**Exercise description:** Word for word, restate the lines of the listing from the one that holds "L -> [D, E, null]" through the very last line, and nothing more.

────

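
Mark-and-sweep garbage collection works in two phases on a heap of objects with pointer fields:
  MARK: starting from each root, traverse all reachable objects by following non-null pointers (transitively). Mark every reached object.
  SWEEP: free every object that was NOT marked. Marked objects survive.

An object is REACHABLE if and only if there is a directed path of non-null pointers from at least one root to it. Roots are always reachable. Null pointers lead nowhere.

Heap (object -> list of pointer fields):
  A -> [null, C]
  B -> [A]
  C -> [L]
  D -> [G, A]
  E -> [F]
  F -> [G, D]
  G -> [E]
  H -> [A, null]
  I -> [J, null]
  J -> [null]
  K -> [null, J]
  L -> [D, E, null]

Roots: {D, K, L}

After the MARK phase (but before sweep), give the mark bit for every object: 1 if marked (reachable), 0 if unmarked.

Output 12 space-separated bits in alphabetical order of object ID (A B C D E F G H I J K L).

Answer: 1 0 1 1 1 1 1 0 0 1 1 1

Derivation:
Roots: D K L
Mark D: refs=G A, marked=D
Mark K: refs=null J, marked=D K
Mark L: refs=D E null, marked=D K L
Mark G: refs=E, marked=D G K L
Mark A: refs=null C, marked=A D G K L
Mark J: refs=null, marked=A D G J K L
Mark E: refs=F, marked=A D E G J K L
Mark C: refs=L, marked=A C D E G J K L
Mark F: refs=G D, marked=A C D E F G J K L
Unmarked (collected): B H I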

────

**Output of the task:**
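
  L -> [D, E, null]

Roots: {D, K, L}

After the MARK phase (but before sweep), give the mark bit for every object: 1 if marked (reachable), 0 if unmarked.

Output 12 space-separated bits in alphabetical order of object ID (A B C D E F G H I J K L).

Answer: 1 0 1 1 1 1 1 0 0 1 1 1

Derivation:
Roots: D K L
Mark D: refs=G A, marked=D
Mark K: refs=null J, marked=D K
Mark L: refs=D E null, marked=D K L
Mark G: refs=E, marked=D G K L
Mark A: refs=null C, marked=A D G K L
Mark J: refs=null, marked=A D G J K L
Mark E: refs=F, marked=A D E G J K L
Mark C: refs=L, marked=A C D E G J K L
Mark F: refs=G D, marked=A C D E F G J K L
Unmarked (collected): B H I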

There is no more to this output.